Your objective | Copy exactly the line that contains "prime 29: does" plus all remaining lines of the data, and leave out every line before it.

Supplied data |
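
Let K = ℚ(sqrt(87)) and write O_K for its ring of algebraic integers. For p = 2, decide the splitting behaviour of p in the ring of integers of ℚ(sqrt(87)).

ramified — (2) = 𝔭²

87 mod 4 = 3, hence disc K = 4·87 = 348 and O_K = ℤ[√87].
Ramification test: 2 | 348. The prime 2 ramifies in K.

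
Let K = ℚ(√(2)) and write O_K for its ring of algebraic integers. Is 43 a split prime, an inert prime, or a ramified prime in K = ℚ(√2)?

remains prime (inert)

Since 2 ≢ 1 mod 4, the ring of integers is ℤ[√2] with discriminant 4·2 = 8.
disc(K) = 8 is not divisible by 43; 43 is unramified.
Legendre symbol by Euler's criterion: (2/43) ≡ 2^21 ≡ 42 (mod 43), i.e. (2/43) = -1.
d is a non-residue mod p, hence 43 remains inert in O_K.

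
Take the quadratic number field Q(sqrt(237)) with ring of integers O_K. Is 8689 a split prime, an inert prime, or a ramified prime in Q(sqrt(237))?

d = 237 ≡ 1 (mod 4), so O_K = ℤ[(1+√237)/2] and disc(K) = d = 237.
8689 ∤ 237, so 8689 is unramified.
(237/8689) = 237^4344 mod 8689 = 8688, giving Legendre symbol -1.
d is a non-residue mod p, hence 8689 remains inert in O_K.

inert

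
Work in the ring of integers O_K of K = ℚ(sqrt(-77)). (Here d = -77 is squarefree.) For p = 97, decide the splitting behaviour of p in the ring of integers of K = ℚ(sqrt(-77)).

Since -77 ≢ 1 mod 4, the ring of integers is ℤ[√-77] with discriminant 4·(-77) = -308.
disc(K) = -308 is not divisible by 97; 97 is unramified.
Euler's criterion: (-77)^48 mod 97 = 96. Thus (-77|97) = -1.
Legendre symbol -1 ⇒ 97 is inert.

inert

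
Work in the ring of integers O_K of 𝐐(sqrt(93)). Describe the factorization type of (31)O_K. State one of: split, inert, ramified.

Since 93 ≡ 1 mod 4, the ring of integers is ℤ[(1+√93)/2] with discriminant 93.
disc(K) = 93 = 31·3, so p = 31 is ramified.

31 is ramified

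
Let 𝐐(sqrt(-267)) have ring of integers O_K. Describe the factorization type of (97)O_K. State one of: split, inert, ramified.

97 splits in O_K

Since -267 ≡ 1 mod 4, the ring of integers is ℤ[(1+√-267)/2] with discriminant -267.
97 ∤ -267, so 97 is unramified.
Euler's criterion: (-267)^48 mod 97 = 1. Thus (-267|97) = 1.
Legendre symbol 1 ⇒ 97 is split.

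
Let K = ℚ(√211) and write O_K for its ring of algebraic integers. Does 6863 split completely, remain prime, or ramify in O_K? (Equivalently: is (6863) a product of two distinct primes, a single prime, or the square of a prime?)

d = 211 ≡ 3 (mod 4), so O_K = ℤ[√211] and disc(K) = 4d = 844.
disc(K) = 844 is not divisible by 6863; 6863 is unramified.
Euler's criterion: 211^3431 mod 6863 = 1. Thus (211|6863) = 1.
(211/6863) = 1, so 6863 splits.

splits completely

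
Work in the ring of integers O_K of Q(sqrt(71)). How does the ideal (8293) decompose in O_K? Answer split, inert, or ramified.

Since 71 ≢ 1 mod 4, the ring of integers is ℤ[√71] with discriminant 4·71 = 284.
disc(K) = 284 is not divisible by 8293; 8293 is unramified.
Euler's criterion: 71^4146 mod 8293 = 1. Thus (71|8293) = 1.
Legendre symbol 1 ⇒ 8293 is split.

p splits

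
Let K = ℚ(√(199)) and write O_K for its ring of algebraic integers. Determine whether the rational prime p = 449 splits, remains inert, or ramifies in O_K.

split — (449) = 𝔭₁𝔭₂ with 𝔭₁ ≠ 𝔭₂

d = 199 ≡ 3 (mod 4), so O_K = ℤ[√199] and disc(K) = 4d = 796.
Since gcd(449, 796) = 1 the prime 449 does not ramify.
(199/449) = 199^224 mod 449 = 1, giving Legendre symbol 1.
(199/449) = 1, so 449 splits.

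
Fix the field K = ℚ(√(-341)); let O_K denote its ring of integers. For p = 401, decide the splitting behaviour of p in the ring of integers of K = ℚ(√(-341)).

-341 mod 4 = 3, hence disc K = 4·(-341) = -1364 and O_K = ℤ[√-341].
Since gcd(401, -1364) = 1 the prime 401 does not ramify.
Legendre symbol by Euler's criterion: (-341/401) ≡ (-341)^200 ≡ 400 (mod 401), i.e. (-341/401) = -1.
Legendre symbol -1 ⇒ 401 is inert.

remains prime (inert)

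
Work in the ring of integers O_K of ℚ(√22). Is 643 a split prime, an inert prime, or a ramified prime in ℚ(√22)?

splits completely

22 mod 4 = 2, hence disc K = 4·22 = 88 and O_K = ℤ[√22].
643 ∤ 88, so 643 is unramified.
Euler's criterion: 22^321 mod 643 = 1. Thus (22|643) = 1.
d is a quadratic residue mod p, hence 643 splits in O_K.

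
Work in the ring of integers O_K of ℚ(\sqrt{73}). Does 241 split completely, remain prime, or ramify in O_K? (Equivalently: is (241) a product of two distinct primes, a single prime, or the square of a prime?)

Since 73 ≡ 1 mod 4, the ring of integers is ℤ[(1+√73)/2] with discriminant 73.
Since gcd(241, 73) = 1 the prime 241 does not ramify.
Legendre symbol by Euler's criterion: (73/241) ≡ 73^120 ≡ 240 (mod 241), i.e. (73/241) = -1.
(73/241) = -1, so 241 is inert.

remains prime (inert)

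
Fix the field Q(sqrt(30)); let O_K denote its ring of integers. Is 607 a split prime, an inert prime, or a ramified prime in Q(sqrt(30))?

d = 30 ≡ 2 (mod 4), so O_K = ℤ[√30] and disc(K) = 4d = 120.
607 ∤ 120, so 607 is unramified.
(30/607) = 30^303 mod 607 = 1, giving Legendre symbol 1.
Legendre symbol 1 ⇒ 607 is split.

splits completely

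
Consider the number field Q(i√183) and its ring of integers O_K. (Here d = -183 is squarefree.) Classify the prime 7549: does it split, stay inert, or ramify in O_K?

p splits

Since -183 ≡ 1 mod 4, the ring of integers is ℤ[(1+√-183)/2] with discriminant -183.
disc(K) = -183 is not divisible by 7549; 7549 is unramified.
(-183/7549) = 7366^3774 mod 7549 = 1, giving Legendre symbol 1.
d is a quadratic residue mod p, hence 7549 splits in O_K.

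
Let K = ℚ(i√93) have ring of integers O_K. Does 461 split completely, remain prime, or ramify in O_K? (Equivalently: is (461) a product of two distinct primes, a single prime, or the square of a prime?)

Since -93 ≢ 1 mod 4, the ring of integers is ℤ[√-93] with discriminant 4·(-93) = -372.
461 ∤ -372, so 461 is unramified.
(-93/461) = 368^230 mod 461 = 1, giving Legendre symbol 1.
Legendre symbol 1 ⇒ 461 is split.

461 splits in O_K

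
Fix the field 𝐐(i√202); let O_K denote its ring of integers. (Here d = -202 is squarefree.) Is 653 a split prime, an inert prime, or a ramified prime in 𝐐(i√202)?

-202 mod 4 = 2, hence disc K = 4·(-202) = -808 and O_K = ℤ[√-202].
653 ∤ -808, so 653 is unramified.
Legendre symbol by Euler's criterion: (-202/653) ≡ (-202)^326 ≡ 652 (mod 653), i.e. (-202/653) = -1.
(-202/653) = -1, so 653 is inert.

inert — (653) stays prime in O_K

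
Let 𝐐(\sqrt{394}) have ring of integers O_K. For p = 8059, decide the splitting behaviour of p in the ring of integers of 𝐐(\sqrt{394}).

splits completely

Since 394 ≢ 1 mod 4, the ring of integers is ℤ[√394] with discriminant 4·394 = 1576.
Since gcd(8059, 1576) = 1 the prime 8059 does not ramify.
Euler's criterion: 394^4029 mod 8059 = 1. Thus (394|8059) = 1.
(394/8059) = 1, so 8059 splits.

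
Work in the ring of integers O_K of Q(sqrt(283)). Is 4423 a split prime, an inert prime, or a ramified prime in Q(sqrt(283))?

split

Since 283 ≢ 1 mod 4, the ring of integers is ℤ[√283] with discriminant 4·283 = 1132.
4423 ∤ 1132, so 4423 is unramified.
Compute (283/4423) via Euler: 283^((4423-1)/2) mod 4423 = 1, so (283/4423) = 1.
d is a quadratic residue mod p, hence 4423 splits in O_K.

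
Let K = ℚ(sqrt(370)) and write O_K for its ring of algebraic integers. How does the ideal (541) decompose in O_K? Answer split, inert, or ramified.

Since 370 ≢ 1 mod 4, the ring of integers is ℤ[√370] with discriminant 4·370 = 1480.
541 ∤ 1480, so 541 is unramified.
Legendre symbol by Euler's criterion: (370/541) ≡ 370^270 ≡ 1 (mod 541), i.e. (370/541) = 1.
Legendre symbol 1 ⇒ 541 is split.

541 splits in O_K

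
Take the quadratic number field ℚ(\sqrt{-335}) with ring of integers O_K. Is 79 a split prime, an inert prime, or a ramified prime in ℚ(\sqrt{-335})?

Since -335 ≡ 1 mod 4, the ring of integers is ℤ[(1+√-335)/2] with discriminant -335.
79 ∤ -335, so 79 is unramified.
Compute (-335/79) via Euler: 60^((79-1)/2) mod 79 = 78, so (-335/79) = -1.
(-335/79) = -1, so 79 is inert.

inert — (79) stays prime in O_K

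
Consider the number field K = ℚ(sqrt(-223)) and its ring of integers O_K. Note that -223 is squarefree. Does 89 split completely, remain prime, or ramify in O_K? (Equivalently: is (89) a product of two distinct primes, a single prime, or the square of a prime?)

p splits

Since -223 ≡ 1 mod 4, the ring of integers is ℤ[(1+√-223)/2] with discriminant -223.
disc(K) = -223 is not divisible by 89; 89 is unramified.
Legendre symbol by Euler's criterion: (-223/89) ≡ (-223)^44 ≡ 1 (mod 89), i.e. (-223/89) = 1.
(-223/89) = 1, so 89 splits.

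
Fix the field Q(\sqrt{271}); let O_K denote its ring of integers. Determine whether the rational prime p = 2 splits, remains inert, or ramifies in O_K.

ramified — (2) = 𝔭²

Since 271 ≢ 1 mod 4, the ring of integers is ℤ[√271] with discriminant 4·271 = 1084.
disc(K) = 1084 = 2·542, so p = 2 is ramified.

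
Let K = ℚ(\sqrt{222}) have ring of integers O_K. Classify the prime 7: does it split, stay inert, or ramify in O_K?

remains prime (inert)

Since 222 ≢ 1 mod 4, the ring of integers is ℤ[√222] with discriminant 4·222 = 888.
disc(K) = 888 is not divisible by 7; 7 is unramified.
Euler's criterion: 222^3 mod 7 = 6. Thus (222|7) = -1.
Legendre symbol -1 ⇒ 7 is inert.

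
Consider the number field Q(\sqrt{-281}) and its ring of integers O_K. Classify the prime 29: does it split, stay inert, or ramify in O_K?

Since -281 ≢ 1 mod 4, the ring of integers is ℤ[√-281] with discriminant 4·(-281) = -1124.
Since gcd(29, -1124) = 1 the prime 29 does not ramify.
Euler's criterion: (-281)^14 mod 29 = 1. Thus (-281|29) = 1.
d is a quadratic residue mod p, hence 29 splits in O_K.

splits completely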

Result for this exercise |
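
Consider the number field Q(\sqrt{-281}) and its ring of integers O_K. Classify the prime 29: does it split, stay inert, or ramify in O_K?

Since -281 ≢ 1 mod 4, the ring of integers is ℤ[√-281] with discriminant 4·(-281) = -1124.
Since gcd(29, -1124) = 1 the prime 29 does not ramify.
Euler's criterion: (-281)^14 mod 29 = 1. Thus (-281|29) = 1.
d is a quadratic residue mod p, hence 29 splits in O_K.

splits completely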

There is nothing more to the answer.